What the task requires — Only the lines from the top of the data through the line containing "Balance, CustomerID, OfficerID --> Amount" should be duplicated, exactly as they appear.

Data for processing —
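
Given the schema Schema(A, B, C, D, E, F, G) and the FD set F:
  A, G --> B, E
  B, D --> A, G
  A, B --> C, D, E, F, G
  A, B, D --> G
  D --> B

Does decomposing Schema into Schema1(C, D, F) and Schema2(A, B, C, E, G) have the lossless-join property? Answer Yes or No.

No

Common attributes: {C}; their closure is {C}.
Neither Schema1 nor Schema2 is contained in that closure, so the decomposition is lossy.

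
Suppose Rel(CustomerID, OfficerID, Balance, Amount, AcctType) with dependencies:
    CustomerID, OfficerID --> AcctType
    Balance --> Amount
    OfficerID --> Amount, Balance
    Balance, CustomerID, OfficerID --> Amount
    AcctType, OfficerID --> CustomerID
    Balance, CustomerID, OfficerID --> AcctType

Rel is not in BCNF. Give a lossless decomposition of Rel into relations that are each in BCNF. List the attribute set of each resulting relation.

Candidate keys of the original relation: {AcctType, OfficerID}, {CustomerID, OfficerID}.
In {AcctType, Amount, Balance, CustomerID, OfficerID}, {Balance} is not a superkey ({Balance}⁺ restricted to this set is {Amount, Balance}), so split on Balance --> Amount into {Amount, Balance} and {AcctType, Balance, CustomerID, OfficerID}.
{Amount, Balance} is in BCNF.
In {AcctType, Balance, CustomerID, OfficerID}, {OfficerID} is not a superkey ({OfficerID}⁺ restricted to this set is {Balance, OfficerID}), so split on OfficerID --> Balance into {Balance, OfficerID} and {AcctType, CustomerID, OfficerID}.
{Balance, OfficerID} is in BCNF.
{AcctType, CustomerID, OfficerID} is in BCNF.

{AcctType, CustomerID, OfficerID}; {Amount, Balance}; {Balance, OfficerID}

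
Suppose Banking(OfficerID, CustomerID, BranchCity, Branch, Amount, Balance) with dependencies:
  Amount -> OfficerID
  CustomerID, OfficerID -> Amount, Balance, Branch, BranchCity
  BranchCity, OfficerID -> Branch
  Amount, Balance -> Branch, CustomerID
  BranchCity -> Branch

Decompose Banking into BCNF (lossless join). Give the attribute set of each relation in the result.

Candidate keys of the original relation: {Amount, Balance}, {Amount, CustomerID}, {CustomerID, OfficerID}.
Within {Amount, Balance, Branch, BranchCity, CustomerID, OfficerID}: {Amount}⁺ ∩ {Amount, Balance, Branch, BranchCity, CustomerID, OfficerID} = {Amount, OfficerID}, not the whole set, so Amount -> OfficerID violates BCNF; decompose into {Amount, OfficerID} and {Amount, Balance, Branch, BranchCity, CustomerID}.
{Amount, OfficerID}: every determinant is a superkey — BCNF.
Within {Amount, Balance, Branch, BranchCity, CustomerID}: {BranchCity}⁺ ∩ {Amount, Balance, Branch, BranchCity, CustomerID} = {Branch, BranchCity}, not the whole set, so BranchCity -> Branch violates BCNF; decompose into {Branch, BranchCity} and {Amount, Balance, BranchCity, CustomerID}.
{Branch, BranchCity}: every determinant is a superkey — BCNF.
{Amount, Balance, BranchCity, CustomerID}: every determinant is a superkey — BCNF.

{Amount, Balance, BranchCity, CustomerID}; {Amount, OfficerID}; {Branch, BranchCity}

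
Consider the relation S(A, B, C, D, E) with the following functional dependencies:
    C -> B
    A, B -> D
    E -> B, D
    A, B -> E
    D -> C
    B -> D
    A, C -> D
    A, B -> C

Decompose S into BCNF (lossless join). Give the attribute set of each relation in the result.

{A, E}; {B, C, D}; {C, E}

Candidate keys of the original relation: {A, B}, {A, C}, {A, D}, {A, E}.
{A, B, C, D, E}: {C} determines {B, C, D} here but is not a superkey — split on C -> B, D, giving {B, C, D} and {A, C, E}.
{B, C, D}: every determinant is a superkey — BCNF.
{A, C, E}: {E} determines {C, E} here but is not a superkey — split on E -> C, giving {C, E} and {A, E}.
{C, E}: every determinant is a superkey — BCNF.
{A, E}: every determinant is a superkey — BCNF.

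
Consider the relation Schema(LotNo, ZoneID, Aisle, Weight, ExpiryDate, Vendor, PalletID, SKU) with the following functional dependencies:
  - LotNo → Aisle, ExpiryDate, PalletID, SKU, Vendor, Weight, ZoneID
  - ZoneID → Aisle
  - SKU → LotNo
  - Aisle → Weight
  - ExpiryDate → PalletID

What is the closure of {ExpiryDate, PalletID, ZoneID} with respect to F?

{Aisle, ExpiryDate, PalletID, Weight, ZoneID}

Start with {ExpiryDate, PalletID, ZoneID}.
ZoneID → Aisle applies; add {Aisle} → now {Aisle, ExpiryDate, PalletID, ZoneID}.
Aisle → Weight applies; add {Weight} → now {Aisle, ExpiryDate, PalletID, Weight, ZoneID}.
No further FD applies.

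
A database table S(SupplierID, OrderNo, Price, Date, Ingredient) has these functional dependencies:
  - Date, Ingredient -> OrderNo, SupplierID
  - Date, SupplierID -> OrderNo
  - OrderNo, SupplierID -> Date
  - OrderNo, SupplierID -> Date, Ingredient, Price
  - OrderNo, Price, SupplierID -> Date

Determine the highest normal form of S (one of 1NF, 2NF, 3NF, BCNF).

BCNF

Candidate keys: {Date, Ingredient}, {Date, SupplierID}, {OrderNo, SupplierID}. Prime attributes: {Date, Ingredient, OrderNo, SupplierID}.
Each dependency's left side is a superkey — BCNF holds.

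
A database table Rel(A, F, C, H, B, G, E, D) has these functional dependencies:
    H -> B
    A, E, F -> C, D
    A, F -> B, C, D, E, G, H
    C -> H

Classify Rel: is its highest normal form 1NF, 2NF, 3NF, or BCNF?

2NF

Candidate key: {A, F}. Prime attributes: {A, F}.
For H -> B we have {H}⁺ = {B, H}; {H} is not a superkey, so BCNF fails.
H -> B determines the non-prime attribute {B} from a non-superkey — 3NF is violated.
No non-prime attribute depends on a proper subset of any candidate key, so 2NF holds.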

Answer section —
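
Given the schema Schema(A, B, C, D, E, F, G) and the FD set F:
  A, G --> B, E
  B, D --> A, G
  A, B --> C, D, E, F, G
  A, B, D --> G
  D --> B

Does decomposing Schema into Schema1(C, D, F) and Schema2(A, B, C, E, G) have the lossless-join property? Answer Yes or No.

No

Common attributes: {C}; their closure is {C}.
Neither Schema1 nor Schema2 is contained in that closure, so the decomposition is lossy.

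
Suppose Rel(CustomerID, OfficerID, Balance, Amount, AcctType) with dependencies:
    CustomerID, OfficerID --> AcctType
    Balance --> Amount
    OfficerID --> Amount, Balance
    Balance, CustomerID, OfficerID --> Amount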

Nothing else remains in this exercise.